_What to work on_: This exercise asks for every line of the material that contains the word "ranges".
Start of Data to process
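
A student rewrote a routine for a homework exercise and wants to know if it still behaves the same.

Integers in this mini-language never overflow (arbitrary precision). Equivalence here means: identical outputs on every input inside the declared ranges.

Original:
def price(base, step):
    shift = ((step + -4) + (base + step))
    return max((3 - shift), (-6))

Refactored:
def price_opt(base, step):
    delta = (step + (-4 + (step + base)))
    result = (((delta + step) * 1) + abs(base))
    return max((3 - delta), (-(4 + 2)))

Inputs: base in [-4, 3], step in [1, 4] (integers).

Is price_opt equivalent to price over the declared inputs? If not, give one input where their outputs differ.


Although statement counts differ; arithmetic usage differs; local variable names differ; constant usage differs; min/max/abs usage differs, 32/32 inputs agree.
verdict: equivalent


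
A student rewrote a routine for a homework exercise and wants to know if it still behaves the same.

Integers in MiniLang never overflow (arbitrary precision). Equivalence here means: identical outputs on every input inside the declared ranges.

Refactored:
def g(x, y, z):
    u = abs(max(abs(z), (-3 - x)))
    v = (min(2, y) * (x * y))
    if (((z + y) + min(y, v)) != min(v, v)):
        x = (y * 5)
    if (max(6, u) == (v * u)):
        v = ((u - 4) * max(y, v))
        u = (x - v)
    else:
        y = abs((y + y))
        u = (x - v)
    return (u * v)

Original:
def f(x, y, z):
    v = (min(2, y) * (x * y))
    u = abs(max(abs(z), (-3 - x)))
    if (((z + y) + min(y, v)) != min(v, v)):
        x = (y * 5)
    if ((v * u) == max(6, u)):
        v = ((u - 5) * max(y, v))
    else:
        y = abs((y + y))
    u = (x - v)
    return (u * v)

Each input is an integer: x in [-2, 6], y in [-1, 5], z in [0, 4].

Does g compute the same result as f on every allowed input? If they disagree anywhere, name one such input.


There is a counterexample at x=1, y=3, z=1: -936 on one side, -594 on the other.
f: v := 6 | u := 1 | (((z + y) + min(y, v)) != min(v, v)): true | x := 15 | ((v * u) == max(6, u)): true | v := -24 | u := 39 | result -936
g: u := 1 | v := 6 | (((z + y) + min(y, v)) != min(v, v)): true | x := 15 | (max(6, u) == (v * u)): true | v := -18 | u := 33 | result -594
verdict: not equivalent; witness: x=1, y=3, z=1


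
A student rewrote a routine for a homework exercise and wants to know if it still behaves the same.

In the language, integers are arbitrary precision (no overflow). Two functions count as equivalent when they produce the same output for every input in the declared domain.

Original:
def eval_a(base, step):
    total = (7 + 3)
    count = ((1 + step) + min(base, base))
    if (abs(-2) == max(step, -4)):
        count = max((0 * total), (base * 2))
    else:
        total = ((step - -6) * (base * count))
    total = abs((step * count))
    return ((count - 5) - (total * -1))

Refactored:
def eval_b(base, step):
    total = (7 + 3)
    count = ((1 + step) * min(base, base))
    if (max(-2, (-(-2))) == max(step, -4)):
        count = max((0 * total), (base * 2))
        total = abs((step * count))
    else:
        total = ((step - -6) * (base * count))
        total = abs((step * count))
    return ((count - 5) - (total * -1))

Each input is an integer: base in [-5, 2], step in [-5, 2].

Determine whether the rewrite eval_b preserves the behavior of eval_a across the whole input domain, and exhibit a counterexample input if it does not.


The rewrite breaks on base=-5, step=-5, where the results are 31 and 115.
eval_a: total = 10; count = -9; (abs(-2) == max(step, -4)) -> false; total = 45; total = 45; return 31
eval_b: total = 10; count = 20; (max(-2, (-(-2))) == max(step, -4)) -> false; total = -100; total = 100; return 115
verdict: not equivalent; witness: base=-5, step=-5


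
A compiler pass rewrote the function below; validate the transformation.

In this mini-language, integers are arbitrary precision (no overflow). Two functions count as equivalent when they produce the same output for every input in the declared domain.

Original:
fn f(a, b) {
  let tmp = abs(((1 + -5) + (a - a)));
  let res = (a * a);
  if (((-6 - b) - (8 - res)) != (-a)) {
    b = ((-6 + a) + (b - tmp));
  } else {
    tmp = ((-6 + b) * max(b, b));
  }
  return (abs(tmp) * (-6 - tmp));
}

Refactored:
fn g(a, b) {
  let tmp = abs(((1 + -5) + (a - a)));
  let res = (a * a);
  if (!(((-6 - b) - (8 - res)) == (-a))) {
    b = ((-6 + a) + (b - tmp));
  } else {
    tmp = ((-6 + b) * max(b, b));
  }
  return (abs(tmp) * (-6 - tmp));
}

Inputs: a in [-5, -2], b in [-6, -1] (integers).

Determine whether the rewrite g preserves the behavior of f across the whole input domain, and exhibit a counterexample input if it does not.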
End of Data to process
_Solved exercise_:
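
Integers in this mini-language never overflow (arbitrary precision). Equivalence here means: identical outputs on every input inside the declared ranges.
Integers in MiniLang never overflow (arbitrary precision). Equivalence here means: identical outputs on every input inside the declared ranges.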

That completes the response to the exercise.